**Stored data entries**

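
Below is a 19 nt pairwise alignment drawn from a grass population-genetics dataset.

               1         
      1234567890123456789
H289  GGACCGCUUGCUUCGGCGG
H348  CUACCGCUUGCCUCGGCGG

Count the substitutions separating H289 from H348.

The sequences differ at positions 1 (G/C), 2 (G/U), 12 (U/C).
That gives 3 mismatches out of 19 aligned sites, so the Hamming distance is 3.

3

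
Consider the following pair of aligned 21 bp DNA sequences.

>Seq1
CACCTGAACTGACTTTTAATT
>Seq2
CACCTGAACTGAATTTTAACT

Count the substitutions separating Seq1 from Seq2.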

**YOUR TASK**
Beginning with the line that contains "Count the substitutions separating H289", return every line through the end of the data above, exactly as written.

**ANSWER TO THE EXERCISE**
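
Count the substitutions separating H289 from H348.

The sequences differ at positions 1 (G/C), 2 (G/U), 12 (U/C).
That gives 3 mismatches out of 19 aligned sites, so the Hamming distance is 3.

3

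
Consider the following pair of aligned 21 bp DNA sequences.

>Seq1
CACCTGAACTGACTTTTAATT
>Seq2
CACCTGAACTGAATTTTAACT

Count the substitutions separating Seq1 from Seq2.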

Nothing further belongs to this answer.